● TASK BRIEF
Find the string "times" in the data, then copy every line where it is found.

[Collected data entries]
━━━━━━━━━━━━━━━━

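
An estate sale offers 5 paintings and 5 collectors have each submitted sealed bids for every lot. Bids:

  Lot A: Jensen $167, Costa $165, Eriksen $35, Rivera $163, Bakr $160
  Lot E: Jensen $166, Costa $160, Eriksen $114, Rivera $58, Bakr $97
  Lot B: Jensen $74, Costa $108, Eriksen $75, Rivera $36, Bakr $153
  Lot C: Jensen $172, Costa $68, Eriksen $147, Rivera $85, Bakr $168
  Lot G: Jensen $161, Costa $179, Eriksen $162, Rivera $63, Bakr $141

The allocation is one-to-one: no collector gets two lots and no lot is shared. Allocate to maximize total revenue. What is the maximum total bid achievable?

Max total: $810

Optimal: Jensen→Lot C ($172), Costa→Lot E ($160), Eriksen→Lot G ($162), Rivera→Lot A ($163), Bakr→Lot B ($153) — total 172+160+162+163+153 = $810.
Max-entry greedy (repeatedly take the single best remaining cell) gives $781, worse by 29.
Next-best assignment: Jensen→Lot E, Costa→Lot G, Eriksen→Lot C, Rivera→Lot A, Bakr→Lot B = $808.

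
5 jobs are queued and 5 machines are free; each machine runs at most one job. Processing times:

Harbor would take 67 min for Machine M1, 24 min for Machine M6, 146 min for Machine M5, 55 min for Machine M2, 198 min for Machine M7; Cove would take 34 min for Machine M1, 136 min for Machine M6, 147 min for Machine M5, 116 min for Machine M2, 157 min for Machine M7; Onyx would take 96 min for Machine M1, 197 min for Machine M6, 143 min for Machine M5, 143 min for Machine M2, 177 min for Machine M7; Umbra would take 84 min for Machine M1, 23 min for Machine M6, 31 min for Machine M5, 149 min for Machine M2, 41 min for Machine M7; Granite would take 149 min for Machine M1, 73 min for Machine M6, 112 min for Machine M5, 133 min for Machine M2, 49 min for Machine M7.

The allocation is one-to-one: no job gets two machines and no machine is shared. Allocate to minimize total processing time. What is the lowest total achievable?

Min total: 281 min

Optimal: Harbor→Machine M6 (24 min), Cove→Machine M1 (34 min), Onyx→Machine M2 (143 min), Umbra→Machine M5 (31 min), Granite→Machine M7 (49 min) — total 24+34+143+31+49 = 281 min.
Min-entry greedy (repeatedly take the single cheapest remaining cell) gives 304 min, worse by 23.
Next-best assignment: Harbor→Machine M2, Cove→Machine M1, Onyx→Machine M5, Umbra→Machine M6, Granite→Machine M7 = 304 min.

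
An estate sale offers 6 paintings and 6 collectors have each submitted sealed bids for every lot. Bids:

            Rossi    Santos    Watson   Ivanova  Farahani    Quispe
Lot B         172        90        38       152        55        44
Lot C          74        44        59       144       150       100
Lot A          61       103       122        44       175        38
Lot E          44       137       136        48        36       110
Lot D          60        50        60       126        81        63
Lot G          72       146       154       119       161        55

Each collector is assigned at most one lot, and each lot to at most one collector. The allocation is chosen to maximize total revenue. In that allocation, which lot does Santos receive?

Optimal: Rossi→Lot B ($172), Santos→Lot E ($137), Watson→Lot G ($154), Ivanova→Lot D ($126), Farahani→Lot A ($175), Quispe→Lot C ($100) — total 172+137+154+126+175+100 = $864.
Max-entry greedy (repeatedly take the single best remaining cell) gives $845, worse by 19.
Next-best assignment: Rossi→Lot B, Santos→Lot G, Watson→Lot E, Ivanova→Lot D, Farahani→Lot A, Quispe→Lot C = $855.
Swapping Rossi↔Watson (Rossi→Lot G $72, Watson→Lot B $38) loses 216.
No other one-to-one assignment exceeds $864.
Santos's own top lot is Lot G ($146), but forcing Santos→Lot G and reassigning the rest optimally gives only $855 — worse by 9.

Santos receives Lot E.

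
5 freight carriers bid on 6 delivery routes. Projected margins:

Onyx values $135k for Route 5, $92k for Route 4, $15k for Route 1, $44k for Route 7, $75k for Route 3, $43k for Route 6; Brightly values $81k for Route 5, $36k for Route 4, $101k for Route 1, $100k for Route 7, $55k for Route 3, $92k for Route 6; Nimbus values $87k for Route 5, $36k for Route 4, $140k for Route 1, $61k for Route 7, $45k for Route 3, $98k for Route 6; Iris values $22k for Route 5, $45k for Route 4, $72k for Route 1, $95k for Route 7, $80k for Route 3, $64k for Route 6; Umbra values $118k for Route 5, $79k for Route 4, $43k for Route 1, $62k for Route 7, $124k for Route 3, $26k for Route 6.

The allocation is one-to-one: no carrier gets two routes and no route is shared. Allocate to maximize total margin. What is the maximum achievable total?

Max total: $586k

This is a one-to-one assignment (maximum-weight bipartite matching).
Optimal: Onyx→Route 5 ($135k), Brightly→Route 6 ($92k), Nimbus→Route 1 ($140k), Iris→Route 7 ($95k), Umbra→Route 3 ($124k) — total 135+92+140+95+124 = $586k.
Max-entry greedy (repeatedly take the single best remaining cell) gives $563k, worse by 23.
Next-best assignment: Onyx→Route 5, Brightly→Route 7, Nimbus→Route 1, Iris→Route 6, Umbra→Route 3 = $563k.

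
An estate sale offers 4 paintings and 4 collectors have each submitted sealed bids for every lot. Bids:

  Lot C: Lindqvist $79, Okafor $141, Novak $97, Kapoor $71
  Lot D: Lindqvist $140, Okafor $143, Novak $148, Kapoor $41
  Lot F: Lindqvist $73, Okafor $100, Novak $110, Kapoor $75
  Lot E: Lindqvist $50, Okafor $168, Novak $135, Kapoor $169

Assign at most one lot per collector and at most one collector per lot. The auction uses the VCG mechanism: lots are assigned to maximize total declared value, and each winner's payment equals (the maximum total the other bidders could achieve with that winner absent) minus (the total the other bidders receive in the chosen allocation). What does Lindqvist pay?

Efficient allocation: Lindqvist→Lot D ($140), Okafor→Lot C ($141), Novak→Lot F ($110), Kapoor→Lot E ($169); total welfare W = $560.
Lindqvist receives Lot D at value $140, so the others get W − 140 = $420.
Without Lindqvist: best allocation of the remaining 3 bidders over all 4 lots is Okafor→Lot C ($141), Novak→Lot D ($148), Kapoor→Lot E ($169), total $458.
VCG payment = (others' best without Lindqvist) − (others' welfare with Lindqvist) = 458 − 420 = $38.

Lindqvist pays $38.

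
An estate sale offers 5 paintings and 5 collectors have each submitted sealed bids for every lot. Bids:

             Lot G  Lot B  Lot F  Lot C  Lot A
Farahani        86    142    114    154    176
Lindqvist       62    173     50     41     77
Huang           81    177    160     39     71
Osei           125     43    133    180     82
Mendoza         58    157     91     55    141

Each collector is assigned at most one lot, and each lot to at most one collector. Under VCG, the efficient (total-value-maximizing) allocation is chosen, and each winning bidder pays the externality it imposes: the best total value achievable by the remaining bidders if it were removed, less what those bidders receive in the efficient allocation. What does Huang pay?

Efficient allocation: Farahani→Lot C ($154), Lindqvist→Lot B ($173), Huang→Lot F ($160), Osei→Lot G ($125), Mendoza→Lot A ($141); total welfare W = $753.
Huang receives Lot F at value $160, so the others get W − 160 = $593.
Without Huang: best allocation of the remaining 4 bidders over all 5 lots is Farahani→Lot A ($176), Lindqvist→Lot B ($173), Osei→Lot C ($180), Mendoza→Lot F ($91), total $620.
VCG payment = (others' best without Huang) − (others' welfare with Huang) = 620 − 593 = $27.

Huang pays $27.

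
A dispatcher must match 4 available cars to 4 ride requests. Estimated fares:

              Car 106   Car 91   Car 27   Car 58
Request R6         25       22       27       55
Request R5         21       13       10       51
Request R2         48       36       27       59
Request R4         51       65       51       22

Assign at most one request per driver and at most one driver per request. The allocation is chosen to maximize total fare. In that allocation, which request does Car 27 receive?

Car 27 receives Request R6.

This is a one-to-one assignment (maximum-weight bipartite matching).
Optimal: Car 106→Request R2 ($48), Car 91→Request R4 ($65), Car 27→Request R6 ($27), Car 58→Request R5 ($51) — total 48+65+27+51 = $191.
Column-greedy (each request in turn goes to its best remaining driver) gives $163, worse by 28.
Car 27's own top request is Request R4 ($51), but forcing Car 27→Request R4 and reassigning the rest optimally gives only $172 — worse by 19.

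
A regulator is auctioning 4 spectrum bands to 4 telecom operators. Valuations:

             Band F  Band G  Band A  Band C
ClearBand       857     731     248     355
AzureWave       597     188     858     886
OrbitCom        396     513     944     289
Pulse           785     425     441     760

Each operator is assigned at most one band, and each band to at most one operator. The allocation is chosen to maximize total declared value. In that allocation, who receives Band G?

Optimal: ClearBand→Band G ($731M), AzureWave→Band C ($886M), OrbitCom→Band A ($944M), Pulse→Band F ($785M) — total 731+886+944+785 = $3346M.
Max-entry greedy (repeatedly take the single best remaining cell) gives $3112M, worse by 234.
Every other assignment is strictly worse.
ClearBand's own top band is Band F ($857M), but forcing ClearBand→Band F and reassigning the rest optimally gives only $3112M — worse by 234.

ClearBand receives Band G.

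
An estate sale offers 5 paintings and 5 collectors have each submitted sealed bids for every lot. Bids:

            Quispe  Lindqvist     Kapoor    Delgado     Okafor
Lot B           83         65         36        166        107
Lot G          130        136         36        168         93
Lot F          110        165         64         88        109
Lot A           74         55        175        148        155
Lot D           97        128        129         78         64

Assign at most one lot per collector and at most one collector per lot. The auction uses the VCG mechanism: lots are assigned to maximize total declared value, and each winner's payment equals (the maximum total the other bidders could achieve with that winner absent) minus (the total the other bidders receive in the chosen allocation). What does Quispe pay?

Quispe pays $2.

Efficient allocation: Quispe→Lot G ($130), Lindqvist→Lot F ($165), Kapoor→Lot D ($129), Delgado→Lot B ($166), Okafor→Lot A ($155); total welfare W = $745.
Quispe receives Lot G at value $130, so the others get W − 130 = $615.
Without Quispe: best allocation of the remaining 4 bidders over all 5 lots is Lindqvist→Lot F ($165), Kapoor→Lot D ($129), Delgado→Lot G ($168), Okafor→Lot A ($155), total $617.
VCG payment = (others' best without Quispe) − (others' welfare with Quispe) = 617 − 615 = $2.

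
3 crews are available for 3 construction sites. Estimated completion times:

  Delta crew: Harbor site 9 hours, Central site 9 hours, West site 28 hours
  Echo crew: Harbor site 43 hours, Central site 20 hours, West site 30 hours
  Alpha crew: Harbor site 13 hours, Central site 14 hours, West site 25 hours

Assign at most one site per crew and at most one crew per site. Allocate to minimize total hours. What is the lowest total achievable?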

━━━━━━━━━━━━━━━━

● EXERCISE OUTPUT
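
5 jobs are queued and 5 machines are free; each machine runs at most one job. Processing times:
3 crews are available for 3 construction sites. Estimated completion times: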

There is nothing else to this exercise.